*Data to examine*

↓

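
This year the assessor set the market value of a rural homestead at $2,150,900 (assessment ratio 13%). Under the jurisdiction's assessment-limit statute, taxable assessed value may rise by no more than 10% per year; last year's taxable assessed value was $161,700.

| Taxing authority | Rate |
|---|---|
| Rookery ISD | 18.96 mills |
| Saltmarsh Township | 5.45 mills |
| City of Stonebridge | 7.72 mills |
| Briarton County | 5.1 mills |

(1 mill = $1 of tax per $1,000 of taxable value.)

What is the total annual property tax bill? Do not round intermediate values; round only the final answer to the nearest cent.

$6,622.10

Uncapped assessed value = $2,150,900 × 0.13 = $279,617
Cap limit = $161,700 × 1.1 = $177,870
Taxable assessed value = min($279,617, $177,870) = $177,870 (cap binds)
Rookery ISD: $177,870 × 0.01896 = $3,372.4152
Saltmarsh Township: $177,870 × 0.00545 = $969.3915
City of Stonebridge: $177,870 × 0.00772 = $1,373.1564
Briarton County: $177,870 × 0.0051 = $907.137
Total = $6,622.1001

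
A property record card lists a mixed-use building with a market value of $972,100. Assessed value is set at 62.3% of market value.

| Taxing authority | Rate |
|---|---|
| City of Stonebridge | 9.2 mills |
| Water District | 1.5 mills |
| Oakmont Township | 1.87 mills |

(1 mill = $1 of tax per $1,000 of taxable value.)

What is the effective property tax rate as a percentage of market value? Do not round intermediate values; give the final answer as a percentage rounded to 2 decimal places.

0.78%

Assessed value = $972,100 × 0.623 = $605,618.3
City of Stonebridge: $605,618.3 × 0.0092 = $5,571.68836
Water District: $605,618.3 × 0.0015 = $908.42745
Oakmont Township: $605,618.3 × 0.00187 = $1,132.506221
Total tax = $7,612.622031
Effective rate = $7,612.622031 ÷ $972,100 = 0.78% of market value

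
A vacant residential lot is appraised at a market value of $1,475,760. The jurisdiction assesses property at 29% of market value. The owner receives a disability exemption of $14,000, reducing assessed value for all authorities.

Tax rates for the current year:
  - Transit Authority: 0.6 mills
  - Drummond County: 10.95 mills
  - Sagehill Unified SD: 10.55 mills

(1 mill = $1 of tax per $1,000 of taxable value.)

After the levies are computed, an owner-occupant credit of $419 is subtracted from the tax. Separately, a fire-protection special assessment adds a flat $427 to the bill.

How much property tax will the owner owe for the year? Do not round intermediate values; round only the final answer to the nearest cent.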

↑

*What is being asked*
Copy every entry exactly.

*Solution to this problem*
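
This year the assessor set the market value of a rural homestead at $2,150,900 (assessment ratio 13%). Under the jurisdiction's assessment-limit statute, taxable assessed value may rise by no more than 10% per year; last year's taxable assessed value was $161,700.

| Taxing authority | Rate |
|---|---|
| Rookery ISD | 18.96 mills |
| Saltmarsh Township | 5.45 mills |
| City of Stonebridge | 7.72 mills |
| Briarton County | 5.1 mills |

(1 mill = $1 of tax per $1,000 of taxable value.)

What is the total annual property tax bill? Do not round intermediate values; round only the final answer to the nearest cent.

$6,622.10

Uncapped assessed value = $2,150,900 × 0.13 = $279,617
Cap limit = $161,700 × 1.1 = $177,870
Taxable assessed value = min($279,617, $177,870) = $177,870 (cap binds)
Rookery ISD: $177,870 × 0.01896 = $3,372.4152
Saltmarsh Township: $177,870 × 0.00545 = $969.3915
City of Stonebridge: $177,870 × 0.00772 = $1,373.1564
Briarton County: $177,870 × 0.0051 = $907.137
Total = $6,622.1001

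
A property record card lists a mixed-use building with a market value of $972,100. Assessed value is set at 62.3% of market value.

| Taxing authority | Rate |
|---|---|
| City of Stonebridge | 9.2 mills |
| Water District | 1.5 mills |
| Oakmont Township | 1.87 mills |

(1 mill = $1 of tax per $1,000 of taxable value.)

What is the effective property tax rate as a percentage of market value? Do not round intermediate values; give the final answer as a percentage rounded to 2 decimal places.

0.78%

Assessed value = $972,100 × 0.623 = $605,618.3
City of Stonebridge: $605,618.3 × 0.0092 = $5,571.68836
Water District: $605,618.3 × 0.0015 = $908.42745
Oakmont Township: $605,618.3 × 0.00187 = $1,132.506221
Total tax = $7,612.622031
Effective rate = $7,612.622031 ÷ $972,100 = 0.78% of market value

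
A vacant residential lot is appraised at a market value of $1,475,760. The jurisdiction assesses property at 29% of market value. The owner receives a disability exemption of $14,000, reducing assessed value for all authorities.

Tax rates for the current year:
  - Transit Authority: 0.6 mills
  - Drummond County: 10.95 mills
  - Sagehill Unified SD: 10.55 mills

(1 mill = $1 of tax per $1,000 of taxable value.)

After the levies are computed, an owner-occupant credit of $419 is subtracted from the tax. Separately, a fire-protection special assessment adds a flat $427 to the bill.

How much property tax will the owner owe for the year? Do not round intermediate values; round only the final answer to the nearest cent.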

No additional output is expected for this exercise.